Find the line that contains "One end of a". Output it and every line after it to the end of the records, exactly as they appear.

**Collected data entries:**
*** Begin section ***

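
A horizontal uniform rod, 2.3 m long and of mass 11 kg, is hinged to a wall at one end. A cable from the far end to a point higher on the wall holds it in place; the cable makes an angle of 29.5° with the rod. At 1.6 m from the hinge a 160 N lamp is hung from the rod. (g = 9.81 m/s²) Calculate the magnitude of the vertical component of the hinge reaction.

Take torques about the hinge: T sin 29.5° · 2.3 = 11×9.81×1.15 + 160×1.6 = 380.1 N·m.
So T = 380.1 / (0.4924 × 2.3) = 335.6 N.
ΣF_y = 0: H_y = (11×9.81 + 160) − T sin 29.5° = 267.91 − 165.26 = 102.65 N.

|H_y| ≈ 103 N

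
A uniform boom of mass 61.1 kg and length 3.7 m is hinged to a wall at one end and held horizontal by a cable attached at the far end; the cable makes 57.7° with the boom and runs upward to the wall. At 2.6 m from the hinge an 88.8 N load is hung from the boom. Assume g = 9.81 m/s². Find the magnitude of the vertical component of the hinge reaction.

Take torques about the hinge: T sin 57.7° · 3.7 = 61.1×9.81×1.85 + 88.8×2.6 = 1339.8 N·m.
So T = 1339.8 / (0.8453 × 3.7) = 428.38 N.
ΣF_y = 0: H_y = (61.1×9.81 + 88.8) − T sin 57.7° = 688.19 − 362.1 = 326.1 N.

|H_y| ≈ 326 N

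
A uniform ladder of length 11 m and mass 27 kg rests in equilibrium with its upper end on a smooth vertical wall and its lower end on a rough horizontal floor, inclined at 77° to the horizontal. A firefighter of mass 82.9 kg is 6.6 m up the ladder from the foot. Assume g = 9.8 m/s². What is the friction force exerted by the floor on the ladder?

f ≈ 143 N

Torques about the foot: N_wall · 11 sin 77° = 27×9.8×5.5 cos 77° + 82.9×9.8×6.6 cos 77° → N_wall = 143.08 N.
ΣF_x = 0: f_floor = N_wall = 143.08 N.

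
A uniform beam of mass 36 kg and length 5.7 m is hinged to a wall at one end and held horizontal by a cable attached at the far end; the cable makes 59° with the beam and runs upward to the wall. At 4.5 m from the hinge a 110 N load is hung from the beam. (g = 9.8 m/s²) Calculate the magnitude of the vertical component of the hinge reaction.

Take torques about the hinge: T sin 59° · 5.7 = 36×9.8×2.85 + 110×4.5 = 1500.5 N·m.
So T = 1500.5 / (0.8572 × 5.7) = 307.11 N.
ΣF_y = 0: H_y = (36×9.8 + 110) − T sin 59° = 462.8 − 263.24 = 199.56 N.

|H_y| ≈ 200 N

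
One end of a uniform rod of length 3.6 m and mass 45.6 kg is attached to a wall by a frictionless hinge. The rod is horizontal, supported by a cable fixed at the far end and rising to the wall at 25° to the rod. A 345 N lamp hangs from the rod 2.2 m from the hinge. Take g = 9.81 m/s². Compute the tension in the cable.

T ≈ 1030 N

Take torques about the hinge: T sin 25° · 3.6 = 45.6×9.81×1.8 + 345×2.2 = 1564.2 N·m.
So T = 1564.2 / (0.4226 × 3.6) = 1028.1 N.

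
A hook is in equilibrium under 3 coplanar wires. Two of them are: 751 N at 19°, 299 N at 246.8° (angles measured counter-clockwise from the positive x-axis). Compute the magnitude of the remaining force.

F ≈ 593 N

Sum the known components: ΣF_x = 592.3 N, ΣF_y = -30.32 N.
For equilibrium the remaining force must supply (−ΣF_x, −ΣF_y) = (-592.3, 30.32) N.
Magnitude = √((-592.3)² + (30.32)²) = 593.1 N; direction = atan2(30.32, -592.3) = 177.1°.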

*** End section ***

**TASK OUTPUT:**
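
One end of a uniform rod of length 3.6 m and mass 45.6 kg is attached to a wall by a frictionless hinge. The rod is horizontal, supported by a cable fixed at the far end and rising to the wall at 25° to the rod. A 345 N lamp hangs from the rod 2.2 m from the hinge. Take g = 9.81 m/s². Compute the tension in the cable.

T ≈ 1030 N

Take torques about the hinge: T sin 25° · 3.6 = 45.6×9.81×1.8 + 345×2.2 = 1564.2 N·m.
So T = 1564.2 / (0.4226 × 3.6) = 1028.1 N.

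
A hook is in equilibrium under 3 coplanar wires. Two of them are: 751 N at 19°, 299 N at 246.8° (angles measured counter-clockwise from the positive x-axis). Compute the magnitude of the remaining force.

F ≈ 593 N

Sum the known components: ΣF_x = 592.3 N, ΣF_y = -30.32 N.
For equilibrium the remaining force must supply (−ΣF_x, −ΣF_y) = (-592.3, 30.32) N.
Magnitude = √((-592.3)² + (30.32)²) = 593.1 N; direction = atan2(30.32, -592.3) = 177.1°.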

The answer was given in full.